Work instruction -
Return the data below exactly, stopping after the line with "- #e1d2ec at 100%".

─── Provided records

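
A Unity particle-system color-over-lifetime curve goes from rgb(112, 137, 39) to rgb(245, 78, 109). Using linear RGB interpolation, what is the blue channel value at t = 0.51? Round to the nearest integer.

B = 39 + 0.51 × (109 − 39) = 74.7 → 75

75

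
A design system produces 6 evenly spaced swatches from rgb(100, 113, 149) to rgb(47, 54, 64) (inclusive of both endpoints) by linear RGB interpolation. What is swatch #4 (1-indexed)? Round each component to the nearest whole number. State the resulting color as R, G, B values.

(68, 78, 98)

With 6 swatches and endpoints inclusive, swatch 4 sits at t = (4 − 1)/(6 − 1) = 3/5 ≈ 0.6.
R = 100 + 0.6 × (47 − 100) = 68.2 → 68
G = 113 + 0.6 × (54 − 113) = 77.6 → 78
B = 149 + 0.6 × (64 − 149) = 98 → 98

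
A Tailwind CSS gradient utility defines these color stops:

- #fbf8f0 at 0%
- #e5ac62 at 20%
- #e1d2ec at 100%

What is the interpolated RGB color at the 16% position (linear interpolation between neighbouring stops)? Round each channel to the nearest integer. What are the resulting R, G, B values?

(233, 187, 126)

16% lies between the 0% and 20% stops, so the local fraction is t = (16 − 0)/(20 − 0) = 16/20 ≈ 0.8.
#fbf8f0 → (251, 248, 240); #e5ac62 → (229, 172, 98).
R = 251 + 0.8 × (229 − 251) = 233.4 → 233
G = 248 + 0.8 × (172 − 248) = 187.2 → 187
B = 240 + 0.8 × (98 − 240) = 126.4 → 126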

──────

Exercise output -
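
A Unity particle-system color-over-lifetime curve goes from rgb(112, 137, 39) to rgb(245, 78, 109). Using linear RGB interpolation, what is the blue channel value at t = 0.51? Round to the nearest integer.

B = 39 + 0.51 × (109 − 39) = 74.7 → 75

75

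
A design system produces 6 evenly spaced swatches from rgb(100, 113, 149) to rgb(47, 54, 64) (inclusive of both endpoints) by linear RGB interpolation. What is swatch #4 (1-indexed)? Round each component to the nearest whole number. State the resulting color as R, G, B values.

(68, 78, 98)

With 6 swatches and endpoints inclusive, swatch 4 sits at t = (4 − 1)/(6 − 1) = 3/5 ≈ 0.6.
R = 100 + 0.6 × (47 − 100) = 68.2 → 68
G = 113 + 0.6 × (54 − 113) = 77.6 → 78
B = 149 + 0.6 × (64 − 149) = 98 → 98

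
A Tailwind CSS gradient utility defines these color stops:

- #fbf8f0 at 0%
- #e5ac62 at 20%
- #e1d2ec at 100%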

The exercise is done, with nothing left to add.